### Exercise aim
Taking the line with "2. note_off(68)" as the first and the line with "Steps (1-indexed): 8, 10" as the last, set down exactly every line in that range from the entries below, and no more.

### Excerpted records
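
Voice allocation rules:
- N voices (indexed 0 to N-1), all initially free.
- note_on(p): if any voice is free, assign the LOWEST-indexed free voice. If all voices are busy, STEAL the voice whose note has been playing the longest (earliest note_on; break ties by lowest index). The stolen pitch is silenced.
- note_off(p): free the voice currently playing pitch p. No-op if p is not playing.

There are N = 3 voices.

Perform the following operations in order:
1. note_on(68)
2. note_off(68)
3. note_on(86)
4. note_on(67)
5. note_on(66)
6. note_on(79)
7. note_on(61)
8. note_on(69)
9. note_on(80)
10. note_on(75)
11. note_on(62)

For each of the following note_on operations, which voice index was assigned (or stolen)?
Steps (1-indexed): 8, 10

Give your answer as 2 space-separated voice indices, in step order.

Answer: 2 1

Derivation:
Op 1: note_on(68): voice 0 is free -> assigned | voices=[68 - -]
Op 2: note_off(68): free voice 0 | voices=[- - -]
Op 3: note_on(86): voice 0 is free -> assigned | voices=[86 - -]
Op 4: note_on(67): voice 1 is free -> assigned | voices=[86 67 -]
Op 5: note_on(66): voice 2 is free -> assigned | voices=[86 67 66]
Op 6: note_on(79): all voices busy, STEAL voice 0 (pitch 86, oldest) -> assign | voices=[79 67 66]
Op 7: note_on(61): all voices busy, STEAL voice 1 (pitch 67, oldest) -> assign | voices=[79 61 66]
Op 8: note_on(69): all voices busy, STEAL voice 2 (pitch 66, oldest) -> assign | voices=[79 61 69]
Op 9: note_on(80): all voices busy, STEAL voice 0 (pitch 79, oldest) -> assign | voices=[80 61 69]
Op 10: note_on(75): all voices busy, STEAL voice 1 (pitch 61, oldest) -> assign | voices=[80 75 69]
Op 11: note_on(62): all voices busy, STEAL voice 2 (pitch 69, oldest) -> assign | voices=[80 75 62]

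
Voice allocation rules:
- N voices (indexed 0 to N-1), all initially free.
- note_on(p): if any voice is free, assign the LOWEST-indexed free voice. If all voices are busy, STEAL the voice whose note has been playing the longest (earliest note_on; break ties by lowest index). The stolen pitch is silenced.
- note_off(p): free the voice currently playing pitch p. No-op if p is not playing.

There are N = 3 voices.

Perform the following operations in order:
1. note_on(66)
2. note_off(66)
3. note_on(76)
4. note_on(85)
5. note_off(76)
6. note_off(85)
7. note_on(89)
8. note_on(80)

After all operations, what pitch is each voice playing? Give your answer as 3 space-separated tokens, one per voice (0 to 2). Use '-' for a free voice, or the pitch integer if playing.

Answer: 89 80 -

Derivation:
Op 1: note_on(66): voice 0 is free -> assigned | voices=[66 - -]
Op 2: note_off(66): free voice 0 | voices=[- - -]
Op 3: note_on(76): voice 0 is free -> assigned | voices=[76 - -]
Op 4: note_on(85): voice 1 is free -> assigned | voices=[76 85 -]
Op 5: note_off(76): free voice 0 | voices=[- 85 -]
Op 6: note_off(85): free voice 1 | voices=[- - -]
Op 7: note_on(89): voice 0 is free -> assigned | voices=[89 - -]
Op 8: note_on(80): voice 1 is free -> assigned | voices=[89 80 -]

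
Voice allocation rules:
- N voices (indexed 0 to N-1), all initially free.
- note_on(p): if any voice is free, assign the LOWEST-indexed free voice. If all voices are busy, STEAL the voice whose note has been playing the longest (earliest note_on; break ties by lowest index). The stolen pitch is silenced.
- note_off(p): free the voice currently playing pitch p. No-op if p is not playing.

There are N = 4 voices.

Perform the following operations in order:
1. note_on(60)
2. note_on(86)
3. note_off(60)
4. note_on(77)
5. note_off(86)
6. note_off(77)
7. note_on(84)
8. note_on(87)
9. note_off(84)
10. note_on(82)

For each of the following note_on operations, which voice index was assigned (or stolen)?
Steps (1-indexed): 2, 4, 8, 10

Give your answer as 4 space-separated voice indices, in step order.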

### Result of the task
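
2. note_off(68)
3. note_on(86)
4. note_on(67)
5. note_on(66)
6. note_on(79)
7. note_on(61)
8. note_on(69)
9. note_on(80)
10. note_on(75)
11. note_on(62)

For each of the following note_on operations, which voice index was assigned (or stolen)?
Steps (1-indexed): 8, 10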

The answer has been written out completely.